## What you need to do
Exactly as shown, give the full listing again.
=-=-=-=-=
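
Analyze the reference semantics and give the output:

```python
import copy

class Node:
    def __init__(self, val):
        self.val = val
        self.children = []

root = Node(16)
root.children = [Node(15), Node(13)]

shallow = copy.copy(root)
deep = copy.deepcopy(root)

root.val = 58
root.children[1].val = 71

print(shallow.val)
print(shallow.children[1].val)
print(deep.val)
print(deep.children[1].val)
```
16
71
16
13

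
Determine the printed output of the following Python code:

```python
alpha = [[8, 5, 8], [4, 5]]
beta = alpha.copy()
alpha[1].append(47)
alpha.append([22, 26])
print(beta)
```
[[8, 5, 8], [4, 5, 47]]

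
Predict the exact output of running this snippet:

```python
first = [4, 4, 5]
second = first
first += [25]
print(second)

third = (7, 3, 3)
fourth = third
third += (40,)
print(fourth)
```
[4, 4, 5, 25]
(7, 3, 3)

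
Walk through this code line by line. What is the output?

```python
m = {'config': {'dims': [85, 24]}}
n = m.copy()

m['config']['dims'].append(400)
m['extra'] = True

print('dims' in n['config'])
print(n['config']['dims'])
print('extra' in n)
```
True
[85, 24, 400]
False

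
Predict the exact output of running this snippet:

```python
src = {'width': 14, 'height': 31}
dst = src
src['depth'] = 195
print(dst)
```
{'width': 14, 'height': 31, 'depth': 195}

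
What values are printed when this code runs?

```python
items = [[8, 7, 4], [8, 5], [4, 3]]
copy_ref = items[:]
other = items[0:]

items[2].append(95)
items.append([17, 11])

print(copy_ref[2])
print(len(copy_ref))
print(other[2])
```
[4, 3, 95]
3
[4, 3, 95]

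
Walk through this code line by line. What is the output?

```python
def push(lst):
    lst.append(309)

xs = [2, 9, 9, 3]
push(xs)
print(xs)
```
[2, 9, 9, 3, 309]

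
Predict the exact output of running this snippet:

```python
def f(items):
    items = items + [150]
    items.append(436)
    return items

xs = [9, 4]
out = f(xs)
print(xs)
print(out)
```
[9, 4]
[9, 4, 150, 436]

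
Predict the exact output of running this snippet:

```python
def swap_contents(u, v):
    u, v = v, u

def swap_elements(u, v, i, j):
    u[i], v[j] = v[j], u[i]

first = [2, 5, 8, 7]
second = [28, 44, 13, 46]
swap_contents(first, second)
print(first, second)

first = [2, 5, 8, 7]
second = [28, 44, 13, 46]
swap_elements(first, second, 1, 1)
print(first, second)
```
[2, 5, 8, 7] [28, 44, 13, 46]
[2, 44, 8, 7] [28, 5, 13, 46]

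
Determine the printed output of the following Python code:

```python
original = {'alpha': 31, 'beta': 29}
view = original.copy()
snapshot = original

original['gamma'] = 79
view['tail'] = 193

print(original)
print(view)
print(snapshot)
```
{'alpha': 31, 'beta': 29, 'gamma': 79}
{'alpha': 31, 'beta': 29, 'tail': 193}
{'alpha': 31, 'beta': 29, 'gamma': 79}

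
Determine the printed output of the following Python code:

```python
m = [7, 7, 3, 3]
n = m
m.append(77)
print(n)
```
[7, 7, 3, 3, 77]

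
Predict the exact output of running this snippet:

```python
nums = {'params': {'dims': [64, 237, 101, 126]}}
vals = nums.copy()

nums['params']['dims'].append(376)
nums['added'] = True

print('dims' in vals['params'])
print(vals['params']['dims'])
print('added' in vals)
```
True
[64, 237, 101, 126, 376]
False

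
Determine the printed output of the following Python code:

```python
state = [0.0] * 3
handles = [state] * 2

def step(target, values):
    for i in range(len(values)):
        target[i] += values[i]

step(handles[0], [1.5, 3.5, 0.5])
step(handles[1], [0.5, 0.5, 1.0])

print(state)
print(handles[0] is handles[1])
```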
=-=-=-=-=
## Your response
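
Analyze the reference semantics and give the output:

```python
import copy

class Node:
    def __init__(self, val):
        self.val = val
        self.children = []

root = Node(16)
root.children = [Node(15), Node(13)]

shallow = copy.copy(root)
deep = copy.deepcopy(root)

root.val = 58
root.children[1].val = 71

print(shallow.val)
print(shallow.children[1].val)
print(deep.val)
print(deep.children[1].val)
```
16
71
16
13

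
Determine the printed output of the following Python code:

```python
alpha = [[8, 5, 8], [4, 5]]
beta = alpha.copy()
alpha[1].append(47)
alpha.append([22, 26])
print(beta)
```
[[8, 5, 8], [4, 5, 47]]

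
Predict the exact output of running this snippet:

```python
first = [4, 4, 5]
second = first
first += [25]
print(second)

third = (7, 3, 3)
fourth = third
third += (40,)
print(fourth)
```
[4, 4, 5, 25]
(7, 3, 3)

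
Walk through this code line by line. What is the output?

```python
m = {'config': {'dims': [85, 24]}}
n = m.copy()

m['config']['dims'].append(400)
m['extra'] = True

print('dims' in n['config'])
print(n['config']['dims'])
print('extra' in n)
```
True
[85, 24, 400]
False

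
Predict the exact output of running this snippet:

```python
src = {'width': 14, 'height': 31}
dst = src
src['depth'] = 195
print(dst)
```
{'width': 14, 'height': 31, 'depth': 195}

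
What values are printed when this code runs?

```python
items = [[8, 7, 4], [8, 5], [4, 3]]
copy_ref = items[:]
other = items[0:]

items[2].append(95)
items.append([17, 11])

print(copy_ref[2])
print(len(copy_ref))
print(other[2])
```
[4, 3, 95]
3
[4, 3, 95]

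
Walk through this code line by line. What is the output?

```python
def push(lst):
    lst.append(309)

xs = [2, 9, 9, 3]
push(xs)
print(xs)
```
[2, 9, 9, 3, 309]

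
Predict the exact output of running this snippet:

```python
def f(items):
    items = items + [150]
    items.append(436)
    return items

xs = [9, 4]
out = f(xs)
print(xs)
print(out)
```
[9, 4]
[9, 4, 150, 436]

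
Predict the exact output of running this snippet:

```python
def swap_contents(u, v):
    u, v = v, u

def swap_elements(u, v, i, j):
    u[i], v[j] = v[j], u[i]

first = [2, 5, 8, 7]
second = [28, 44, 13, 46]
swap_contents(first, second)
print(first, second)

first = [2, 5, 8, 7]
second = [28, 44, 13, 46]
swap_elements(first, second, 1, 1)
print(first, second)
```
[2, 5, 8, 7] [28, 44, 13, 46]
[2, 44, 8, 7] [28, 5, 13, 46]

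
Determine the printed output of the following Python code:

```python
original = {'alpha': 31, 'beta': 29}
view = original.copy()
snapshot = original

original['gamma'] = 79
view['tail'] = 193

print(original)
print(view)
print(snapshot)
```
{'alpha': 31, 'beta': 29, 'gamma': 79}
{'alpha': 31, 'beta': 29, 'tail': 193}
{'alpha': 31, 'beta': 29, 'gamma': 79}

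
Determine the printed output of the following Python code:

```python
m = [7, 7, 3, 3]
n = m
m.append(77)
print(n)
```
[7, 7, 3, 3, 77]

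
Predict the exact output of running this snippet:

```python
nums = {'params': {'dims': [64, 237, 101, 126]}}
vals = nums.copy()

nums['params']['dims'].append(376)
nums['added'] = True

print('dims' in vals['params'])
print(vals['params']['dims'])
print('added' in vals)
```
True
[64, 237, 101, 126, 376]
False

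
Determine the printed output of the following Python code:

```python
state = [0.0] * 3
handles = [state] * 2

def step(target, values):
    for i in range(len(values)):
        target[i] += values[i]

step(handles[0], [1.5, 3.5, 0.5])
step(handles[1], [0.5, 0.5, 1.0])

print(state)
print(handles[0] is handles[1])
```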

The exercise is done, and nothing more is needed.